### Exercise aim
Copy out, from the entries below, each line that holds the string "Compute".

═══

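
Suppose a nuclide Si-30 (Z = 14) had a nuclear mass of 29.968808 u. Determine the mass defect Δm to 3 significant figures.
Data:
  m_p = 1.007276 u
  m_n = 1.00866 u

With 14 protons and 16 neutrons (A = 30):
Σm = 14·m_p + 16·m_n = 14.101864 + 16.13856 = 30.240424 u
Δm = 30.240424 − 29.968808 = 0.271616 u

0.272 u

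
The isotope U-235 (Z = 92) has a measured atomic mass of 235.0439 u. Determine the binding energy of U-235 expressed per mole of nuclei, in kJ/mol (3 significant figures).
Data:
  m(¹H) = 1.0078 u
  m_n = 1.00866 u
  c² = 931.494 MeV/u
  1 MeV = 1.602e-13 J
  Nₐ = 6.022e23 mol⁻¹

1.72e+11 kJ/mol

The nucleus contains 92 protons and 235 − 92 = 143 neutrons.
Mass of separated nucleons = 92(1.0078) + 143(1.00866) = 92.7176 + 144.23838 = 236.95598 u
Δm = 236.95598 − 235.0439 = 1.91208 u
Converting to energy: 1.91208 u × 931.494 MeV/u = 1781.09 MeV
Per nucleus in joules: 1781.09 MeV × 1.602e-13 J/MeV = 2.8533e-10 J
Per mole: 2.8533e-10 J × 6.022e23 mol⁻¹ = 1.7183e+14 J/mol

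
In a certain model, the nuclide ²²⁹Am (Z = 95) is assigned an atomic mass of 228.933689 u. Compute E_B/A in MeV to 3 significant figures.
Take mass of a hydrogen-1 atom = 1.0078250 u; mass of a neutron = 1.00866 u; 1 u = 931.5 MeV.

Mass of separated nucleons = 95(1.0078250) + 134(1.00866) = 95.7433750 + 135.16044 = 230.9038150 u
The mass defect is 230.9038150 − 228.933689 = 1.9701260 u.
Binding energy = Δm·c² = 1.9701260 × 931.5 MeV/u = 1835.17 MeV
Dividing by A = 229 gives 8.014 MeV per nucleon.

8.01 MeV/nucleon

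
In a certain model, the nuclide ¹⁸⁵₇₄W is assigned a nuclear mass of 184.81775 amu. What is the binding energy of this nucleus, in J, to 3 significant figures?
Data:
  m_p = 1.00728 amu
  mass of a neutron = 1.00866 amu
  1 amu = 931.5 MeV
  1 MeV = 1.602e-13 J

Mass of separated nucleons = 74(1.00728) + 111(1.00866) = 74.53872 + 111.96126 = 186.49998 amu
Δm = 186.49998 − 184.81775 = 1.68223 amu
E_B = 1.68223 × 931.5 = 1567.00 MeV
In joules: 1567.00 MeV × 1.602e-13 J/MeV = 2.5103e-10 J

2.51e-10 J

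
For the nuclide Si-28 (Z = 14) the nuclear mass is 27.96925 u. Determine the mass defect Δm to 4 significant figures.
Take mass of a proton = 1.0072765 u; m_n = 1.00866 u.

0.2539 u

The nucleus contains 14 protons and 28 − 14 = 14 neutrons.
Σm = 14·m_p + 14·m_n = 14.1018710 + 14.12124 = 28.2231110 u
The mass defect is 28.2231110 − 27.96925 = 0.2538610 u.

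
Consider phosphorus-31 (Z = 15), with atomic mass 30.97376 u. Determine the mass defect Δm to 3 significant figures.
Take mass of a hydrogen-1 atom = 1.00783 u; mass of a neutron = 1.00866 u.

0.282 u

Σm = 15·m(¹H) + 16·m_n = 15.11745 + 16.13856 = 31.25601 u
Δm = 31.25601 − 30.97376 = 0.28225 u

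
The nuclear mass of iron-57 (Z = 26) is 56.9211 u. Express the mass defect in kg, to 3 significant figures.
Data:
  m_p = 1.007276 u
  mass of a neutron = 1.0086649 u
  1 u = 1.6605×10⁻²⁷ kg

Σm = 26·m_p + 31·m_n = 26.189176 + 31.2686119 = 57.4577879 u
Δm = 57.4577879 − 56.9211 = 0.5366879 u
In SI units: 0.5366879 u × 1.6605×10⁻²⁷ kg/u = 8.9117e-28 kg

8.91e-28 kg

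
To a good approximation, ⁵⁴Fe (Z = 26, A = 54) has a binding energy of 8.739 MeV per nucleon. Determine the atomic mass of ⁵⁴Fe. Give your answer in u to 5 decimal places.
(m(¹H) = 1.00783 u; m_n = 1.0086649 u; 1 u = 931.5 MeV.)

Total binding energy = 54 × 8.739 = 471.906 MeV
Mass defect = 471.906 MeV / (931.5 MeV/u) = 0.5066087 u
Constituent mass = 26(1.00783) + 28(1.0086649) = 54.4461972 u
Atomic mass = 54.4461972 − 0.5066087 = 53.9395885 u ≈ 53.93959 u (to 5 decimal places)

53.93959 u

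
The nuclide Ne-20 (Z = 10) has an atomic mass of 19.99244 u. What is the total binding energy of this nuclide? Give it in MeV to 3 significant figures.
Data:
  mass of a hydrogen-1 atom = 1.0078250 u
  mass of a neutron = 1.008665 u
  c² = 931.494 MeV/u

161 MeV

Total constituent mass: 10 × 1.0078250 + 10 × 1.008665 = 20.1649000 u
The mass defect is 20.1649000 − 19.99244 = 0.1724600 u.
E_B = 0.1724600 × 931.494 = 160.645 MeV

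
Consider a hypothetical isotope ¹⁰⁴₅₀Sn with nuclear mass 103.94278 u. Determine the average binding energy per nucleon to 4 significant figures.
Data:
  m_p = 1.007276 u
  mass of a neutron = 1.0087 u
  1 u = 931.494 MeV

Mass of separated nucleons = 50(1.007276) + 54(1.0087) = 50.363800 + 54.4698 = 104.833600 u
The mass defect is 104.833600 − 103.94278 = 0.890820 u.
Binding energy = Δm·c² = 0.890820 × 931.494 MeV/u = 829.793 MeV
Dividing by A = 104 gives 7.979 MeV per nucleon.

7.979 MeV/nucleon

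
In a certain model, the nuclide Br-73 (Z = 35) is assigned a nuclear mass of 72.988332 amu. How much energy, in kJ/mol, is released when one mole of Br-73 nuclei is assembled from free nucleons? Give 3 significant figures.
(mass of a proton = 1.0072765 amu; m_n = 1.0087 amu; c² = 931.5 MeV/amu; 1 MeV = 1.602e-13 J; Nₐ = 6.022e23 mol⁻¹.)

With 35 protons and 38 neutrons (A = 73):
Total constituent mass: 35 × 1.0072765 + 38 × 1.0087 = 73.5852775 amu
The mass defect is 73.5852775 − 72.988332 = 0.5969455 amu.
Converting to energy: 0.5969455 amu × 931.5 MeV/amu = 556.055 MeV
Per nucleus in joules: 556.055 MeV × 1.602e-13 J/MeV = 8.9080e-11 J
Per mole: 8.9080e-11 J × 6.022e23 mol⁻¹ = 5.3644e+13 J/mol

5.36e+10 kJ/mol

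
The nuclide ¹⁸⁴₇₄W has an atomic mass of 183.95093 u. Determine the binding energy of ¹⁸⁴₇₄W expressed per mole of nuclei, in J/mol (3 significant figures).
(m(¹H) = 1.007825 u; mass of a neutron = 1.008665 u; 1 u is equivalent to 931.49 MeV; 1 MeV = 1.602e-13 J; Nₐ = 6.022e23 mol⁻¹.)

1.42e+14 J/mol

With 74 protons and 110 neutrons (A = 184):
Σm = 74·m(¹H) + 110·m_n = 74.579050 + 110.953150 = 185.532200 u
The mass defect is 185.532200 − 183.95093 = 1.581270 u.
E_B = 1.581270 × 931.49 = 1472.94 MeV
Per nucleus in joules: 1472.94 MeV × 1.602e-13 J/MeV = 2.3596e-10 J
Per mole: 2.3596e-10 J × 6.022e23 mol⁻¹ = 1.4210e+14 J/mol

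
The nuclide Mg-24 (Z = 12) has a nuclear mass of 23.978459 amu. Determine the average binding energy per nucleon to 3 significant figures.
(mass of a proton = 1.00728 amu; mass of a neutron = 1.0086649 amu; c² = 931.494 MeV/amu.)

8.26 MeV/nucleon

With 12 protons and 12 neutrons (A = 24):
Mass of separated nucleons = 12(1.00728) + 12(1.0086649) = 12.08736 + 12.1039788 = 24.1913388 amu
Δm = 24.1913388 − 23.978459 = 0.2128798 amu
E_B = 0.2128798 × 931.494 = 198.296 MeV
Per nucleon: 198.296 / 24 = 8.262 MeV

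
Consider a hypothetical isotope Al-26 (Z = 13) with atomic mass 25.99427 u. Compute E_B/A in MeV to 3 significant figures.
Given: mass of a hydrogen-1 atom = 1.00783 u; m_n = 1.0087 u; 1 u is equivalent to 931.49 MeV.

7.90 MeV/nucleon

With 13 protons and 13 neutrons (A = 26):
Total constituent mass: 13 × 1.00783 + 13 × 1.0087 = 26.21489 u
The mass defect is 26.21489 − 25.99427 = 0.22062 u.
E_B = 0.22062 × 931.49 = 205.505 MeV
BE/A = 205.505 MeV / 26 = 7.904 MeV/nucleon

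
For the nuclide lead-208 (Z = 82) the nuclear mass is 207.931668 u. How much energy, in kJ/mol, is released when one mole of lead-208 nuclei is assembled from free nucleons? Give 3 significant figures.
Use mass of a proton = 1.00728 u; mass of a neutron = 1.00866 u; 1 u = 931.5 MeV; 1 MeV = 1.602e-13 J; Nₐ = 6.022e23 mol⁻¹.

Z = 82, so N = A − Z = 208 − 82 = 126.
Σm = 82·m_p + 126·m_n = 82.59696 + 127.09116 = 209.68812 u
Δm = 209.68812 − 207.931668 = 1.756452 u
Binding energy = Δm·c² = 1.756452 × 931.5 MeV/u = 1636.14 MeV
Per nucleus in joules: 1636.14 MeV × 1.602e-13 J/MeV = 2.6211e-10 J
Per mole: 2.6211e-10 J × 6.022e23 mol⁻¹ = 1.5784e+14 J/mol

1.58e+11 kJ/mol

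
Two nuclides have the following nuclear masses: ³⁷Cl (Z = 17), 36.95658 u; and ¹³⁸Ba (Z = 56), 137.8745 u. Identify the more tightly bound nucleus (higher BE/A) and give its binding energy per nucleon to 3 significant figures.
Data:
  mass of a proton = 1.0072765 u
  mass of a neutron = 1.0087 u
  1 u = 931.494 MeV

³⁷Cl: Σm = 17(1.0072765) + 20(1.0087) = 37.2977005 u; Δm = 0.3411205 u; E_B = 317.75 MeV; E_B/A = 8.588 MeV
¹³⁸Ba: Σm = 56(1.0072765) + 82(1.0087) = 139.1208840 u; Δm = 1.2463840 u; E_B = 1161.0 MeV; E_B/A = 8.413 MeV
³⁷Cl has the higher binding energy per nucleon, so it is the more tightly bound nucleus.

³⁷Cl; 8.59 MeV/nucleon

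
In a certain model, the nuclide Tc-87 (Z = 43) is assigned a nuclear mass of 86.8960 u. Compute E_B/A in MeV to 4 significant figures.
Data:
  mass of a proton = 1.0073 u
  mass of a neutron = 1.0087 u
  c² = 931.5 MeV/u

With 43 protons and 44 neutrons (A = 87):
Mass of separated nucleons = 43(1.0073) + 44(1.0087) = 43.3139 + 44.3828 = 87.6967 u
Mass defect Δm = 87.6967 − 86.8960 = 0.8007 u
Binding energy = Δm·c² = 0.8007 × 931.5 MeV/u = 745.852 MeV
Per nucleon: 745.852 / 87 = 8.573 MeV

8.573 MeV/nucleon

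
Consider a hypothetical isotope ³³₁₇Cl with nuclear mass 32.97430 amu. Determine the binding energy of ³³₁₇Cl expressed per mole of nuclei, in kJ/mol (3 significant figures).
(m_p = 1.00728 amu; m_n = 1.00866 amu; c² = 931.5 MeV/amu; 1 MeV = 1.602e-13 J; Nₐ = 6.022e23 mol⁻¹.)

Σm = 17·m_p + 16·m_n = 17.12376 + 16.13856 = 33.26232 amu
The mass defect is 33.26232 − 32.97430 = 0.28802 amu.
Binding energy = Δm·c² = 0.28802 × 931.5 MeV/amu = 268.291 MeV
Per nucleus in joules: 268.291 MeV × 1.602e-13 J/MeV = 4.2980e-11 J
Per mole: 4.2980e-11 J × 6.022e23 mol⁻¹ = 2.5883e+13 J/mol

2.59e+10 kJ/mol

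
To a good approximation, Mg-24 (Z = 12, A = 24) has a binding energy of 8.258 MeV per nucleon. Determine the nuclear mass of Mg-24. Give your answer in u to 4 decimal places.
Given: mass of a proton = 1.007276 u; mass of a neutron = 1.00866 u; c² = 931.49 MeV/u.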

═══

### Reply to the exercise
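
In a certain model, the nuclide ²²⁹Am (Z = 95) is assigned an atomic mass of 228.933689 u. Compute E_B/A in MeV to 3 significant figures.
Consider a hypothetical isotope Al-26 (Z = 13) with atomic mass 25.99427 u. Compute E_B/A in MeV to 3 significant figures.
In a certain model, the nuclide Tc-87 (Z = 43) is assigned a nuclear mass of 86.8960 u. Compute E_B/A in MeV to 4 significant figures.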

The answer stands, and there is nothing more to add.